### Extracted records
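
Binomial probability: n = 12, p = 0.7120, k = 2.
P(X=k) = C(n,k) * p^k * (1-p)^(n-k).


C(12,2) = 66
p^2 = 0.506944
(1-p)^10 = 3.925770e-06
P = 66 * 0.506944 * 3.925770e-06 = 0.0001

P(X=2) = 0.0001


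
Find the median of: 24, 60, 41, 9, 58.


Sorted: 9, 24, 41, 58, 60
n = 5 (odd)
Middle value = 41

Median = 41


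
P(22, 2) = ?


P(22,2) = 22!/20!
= 1124000727777607680000/2432902008176640000
= 462

P(22,2) = 462


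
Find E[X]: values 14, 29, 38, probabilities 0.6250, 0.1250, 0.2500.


E[X] = 14*0.6250 + 29*0.1250 + 38*0.2500
= 8.7500 + 3.6250 + 9.5000
= 21.8750

E[X] = 21.8750


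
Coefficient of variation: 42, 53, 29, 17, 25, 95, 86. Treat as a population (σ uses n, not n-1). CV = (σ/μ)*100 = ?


Mean = 49.5714
SD = 28.1519
CV = (28.1519/49.5714)*100 = 56.7906%

CV = 56.7906%


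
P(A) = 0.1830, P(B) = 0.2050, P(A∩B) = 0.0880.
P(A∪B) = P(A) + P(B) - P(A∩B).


P(A∪B) = 0.1830 + 0.2050 - 0.0880
= 0.3880 - 0.0880
= 0.3000

P(A∪B) = 0.3000


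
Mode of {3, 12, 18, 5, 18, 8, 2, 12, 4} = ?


Frequencies: 2:1, 3:1, 4:1, 5:1, 8:1, 12:2, 18:2
Max frequency = 2
Mode = 12, 18

Mode = 12, 18


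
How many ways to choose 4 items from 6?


C(6,4) = 6!/(4! × 2!)
= 720/(24 × 2)
= 15

C(6,4) = 15


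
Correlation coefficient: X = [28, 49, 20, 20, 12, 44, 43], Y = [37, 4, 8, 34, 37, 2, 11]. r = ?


Mean X = 30.8571, Mean Y = 19.0000
SD X = 13.356952, SD Y = 14.985707
Cov = -146.714286
r = -146.714286/(13.356952*14.985707) = -0.7330

r = -0.7330


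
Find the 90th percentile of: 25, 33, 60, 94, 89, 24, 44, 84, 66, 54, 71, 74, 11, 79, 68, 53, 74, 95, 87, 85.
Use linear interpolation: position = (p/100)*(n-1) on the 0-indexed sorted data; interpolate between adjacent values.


Sorted: 11, 24, 25, 33, 44, 53, 54, 60, 66, 68, 71, 74, 74, 79, 84, 85, 87, 89, 94, 95
n = 20
Index = 90/100 * 19 = 17.1000
Lower = data[17] = 89, Upper = data[18] = 94
P90 = 89 + 0.1000*(5) = 89.5000

P90 = 89.5000


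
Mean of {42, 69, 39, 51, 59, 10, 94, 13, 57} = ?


Sum = 42 + 69 + 39 + 51 + 59 + 10 + 94 + 13 + 57 = 434
n = 9
Mean = 434/9 = 48.2222

Mean = 48.2222


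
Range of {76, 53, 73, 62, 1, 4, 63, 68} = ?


Max = 76, Min = 1
Range = 76 - 1 = 75

Range = 75


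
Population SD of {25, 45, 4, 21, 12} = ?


Mean = 21.4000
Variance = 192.2400
SD = sqrt(192.2400) = 13.8651

SD = 13.8651


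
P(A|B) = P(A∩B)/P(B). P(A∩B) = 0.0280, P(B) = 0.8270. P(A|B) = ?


P(A|B) = 0.0280/0.8270 = 0.0339

P(A|B) = 0.0339


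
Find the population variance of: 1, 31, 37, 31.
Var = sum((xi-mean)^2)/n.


Mean = 25.0000
Squared deviations: 576.0000, 36.0000, 144.0000, 36.0000
Sum = 792.0000
Variance = 792.0000/4 = 198.0000

Variance = 198.0000


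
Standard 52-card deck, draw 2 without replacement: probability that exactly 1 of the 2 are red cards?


Hypergeometric: P(X=1) = C(26,1)·C(26,1) / C(52,2)
= 26 × 26 / 1326
= 676/1326 = 0.5098

P = 0.5098


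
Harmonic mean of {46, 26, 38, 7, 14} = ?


Sum of reciprocals = 1/46 + 1/26 + 1/38 + 1/7 + 1/14 = 0.300802
HM = 5/0.300802 = 16.6222

HM = 16.6222


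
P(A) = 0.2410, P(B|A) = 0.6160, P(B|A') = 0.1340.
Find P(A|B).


P(B) = P(B|A)*P(A) + P(B|A')*P(A')
= 0.6160*0.2410 + 0.1340*0.7590
= 0.148456 + 0.101706 = 0.250162
P(A|B) = 0.148456/0.250162 = 0.5934

P(A|B) = 0.5934


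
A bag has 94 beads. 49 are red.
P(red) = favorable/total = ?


P = 49/94 = 0.5213

P = 0.5213


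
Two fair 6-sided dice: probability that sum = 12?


Total outcomes = 6×6 = 36
Favorable (sum = 12): 1
P = 1/36 = 0.0278

P = 0.0278


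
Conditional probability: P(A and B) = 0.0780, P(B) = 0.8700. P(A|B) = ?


P(A|B) = 0.0780/0.8700 = 0.0897

P(A|B) = 0.0897


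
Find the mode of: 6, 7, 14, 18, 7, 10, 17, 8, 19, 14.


Frequencies: 6:1, 7:2, 8:1, 10:1, 14:2, 17:1, 18:1, 19:1
Max frequency = 2
Mode = 7, 14

Mode = 7, 14


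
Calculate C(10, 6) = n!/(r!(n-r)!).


C(10,6) = 10!/(6! × 4!)
= 3628800/(720 × 24)
= 210

C(10,6) = 210


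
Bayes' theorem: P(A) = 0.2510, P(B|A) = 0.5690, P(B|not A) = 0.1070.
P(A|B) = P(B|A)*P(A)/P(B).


P(B) = P(B|A)*P(A) + P(B|A')*P(A')
= 0.5690*0.2510 + 0.1070*0.7490
= 0.142819 + 0.080143 = 0.222962
P(A|B) = 0.142819/0.222962 = 0.6406

P(A|B) = 0.6406


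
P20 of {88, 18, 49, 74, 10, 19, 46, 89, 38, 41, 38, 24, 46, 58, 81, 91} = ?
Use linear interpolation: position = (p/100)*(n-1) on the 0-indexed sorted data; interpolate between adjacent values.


Sorted: 10, 18, 19, 24, 38, 38, 41, 46, 46, 49, 58, 74, 81, 88, 89, 91
n = 16
Index = 20/100 * 15 = 3.0000
Lower = data[3] = 24, Upper = data[4] = 38
P20 = 24 + 0*(14) = 24.0000

P20 = 24.0000


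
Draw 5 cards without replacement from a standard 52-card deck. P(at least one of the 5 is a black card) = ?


P(at least one) = 1 - P(none)
P(none) = (26/52) × (25/51) × (24/50) × (23/49) × (22/48) = 0.025310
P(at least one) = 1 - 0.025310 = 0.9747

P = 0.9747


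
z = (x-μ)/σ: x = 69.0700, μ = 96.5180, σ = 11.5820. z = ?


z = (69.0700 - 96.5180)/11.5820
= -27.4480/11.5820
= -2.3699

z = -2.3699


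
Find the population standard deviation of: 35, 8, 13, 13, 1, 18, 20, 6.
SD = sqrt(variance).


Mean = 14.2500
Variance = 95.4375
SD = sqrt(95.4375) = 9.7692

SD = 9.7692


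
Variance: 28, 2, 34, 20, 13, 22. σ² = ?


Mean = 19.8333
Squared deviations: 66.6944, 318.0278, 200.6944, 0.0278, 46.6944, 4.6944
Sum = 636.8333
Variance = 636.8333/6 = 106.1389

Variance = 106.1389


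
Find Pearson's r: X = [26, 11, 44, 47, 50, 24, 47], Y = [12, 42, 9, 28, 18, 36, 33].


Mean X = 35.5714, Mean Y = 25.4286
SD X = 13.988333, SD Y = 11.684631
Cov = -75.816327
r = -75.816327/(13.988333*11.684631) = -0.4639

r = -0.4639


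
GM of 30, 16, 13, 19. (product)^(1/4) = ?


Product = 30 × 16 × 13 × 19 = 118560
GM = 118560^(1/4) = 18.5560

GM = 18.5560


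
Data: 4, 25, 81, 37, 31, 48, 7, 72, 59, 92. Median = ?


Sorted: 4, 7, 25, 31, 37, 48, 59, 72, 81, 92
n = 10 (even)
Middle values: 37 and 48
Median = (37+48)/2 = 42.5000

Median = 42.5000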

### What to produce
Copy out, word for word, the part of the entries above that begins at the line with "P(A∪B) = P(A) + P(B) - P(A∩B)." and ends at the line with "P(A) = 0.2410, P(B|A)", including both.

### Response for this exercise
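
P(A∪B) = P(A) + P(B) - P(A∩B).


P(A∪B) = 0.1830 + 0.2050 - 0.0880
= 0.3880 - 0.0880
= 0.3000

P(A∪B) = 0.3000


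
Mode of {3, 12, 18, 5, 18, 8, 2, 12, 4} = ?


Frequencies: 2:1, 3:1, 4:1, 5:1, 8:1, 12:2, 18:2
Max frequency = 2
Mode = 12, 18

Mode = 12, 18


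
How many ways to choose 4 items from 6?


C(6,4) = 6!/(4! × 2!)
= 720/(24 × 2)
= 15

C(6,4) = 15


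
Correlation coefficient: X = [28, 49, 20, 20, 12, 44, 43], Y = [37, 4, 8, 34, 37, 2, 11]. r = ?


Mean X = 30.8571, Mean Y = 19.0000
SD X = 13.356952, SD Y = 14.985707
Cov = -146.714286
r = -146.714286/(13.356952*14.985707) = -0.7330

r = -0.7330


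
Find the 90th percentile of: 25, 33, 60, 94, 89, 24, 44, 84, 66, 54, 71, 74, 11, 79, 68, 53, 74, 95, 87, 85.
Use linear interpolation: position = (p/100)*(n-1) on the 0-indexed sorted data; interpolate between adjacent values.


Sorted: 11, 24, 25, 33, 44, 53, 54, 60, 66, 68, 71, 74, 74, 79, 84, 85, 87, 89, 94, 95
n = 20
Index = 90/100 * 19 = 17.1000
Lower = data[17] = 89, Upper = data[18] = 94
P90 = 89 + 0.1000*(5) = 89.5000

P90 = 89.5000


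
Mean of {42, 69, 39, 51, 59, 10, 94, 13, 57} = ?


Sum = 42 + 69 + 39 + 51 + 59 + 10 + 94 + 13 + 57 = 434
n = 9
Mean = 434/9 = 48.2222

Mean = 48.2222


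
Range of {76, 53, 73, 62, 1, 4, 63, 68} = ?


Max = 76, Min = 1
Range = 76 - 1 = 75

Range = 75


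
Population SD of {25, 45, 4, 21, 12} = ?


Mean = 21.4000
Variance = 192.2400
SD = sqrt(192.2400) = 13.8651

SD = 13.8651


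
P(A|B) = P(A∩B)/P(B). P(A∩B) = 0.0280, P(B) = 0.8270. P(A|B) = ?


P(A|B) = 0.0280/0.8270 = 0.0339

P(A|B) = 0.0339


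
Find the population variance of: 1, 31, 37, 31.
Var = sum((xi-mean)^2)/n.


Mean = 25.0000
Squared deviations: 576.0000, 36.0000, 144.0000, 36.0000
Sum = 792.0000
Variance = 792.0000/4 = 198.0000

Variance = 198.0000


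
Standard 52-card deck, draw 2 without replacement: probability that exactly 1 of the 2 are red cards?


Hypergeometric: P(X=1) = C(26,1)·C(26,1) / C(52,2)
= 26 × 26 / 1326
= 676/1326 = 0.5098

P = 0.5098


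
Harmonic mean of {46, 26, 38, 7, 14} = ?


Sum of reciprocals = 1/46 + 1/26 + 1/38 + 1/7 + 1/14 = 0.300802
HM = 5/0.300802 = 16.6222

HM = 16.6222


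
P(A) = 0.2410, P(B|A) = 0.6160, P(B|A') = 0.1340.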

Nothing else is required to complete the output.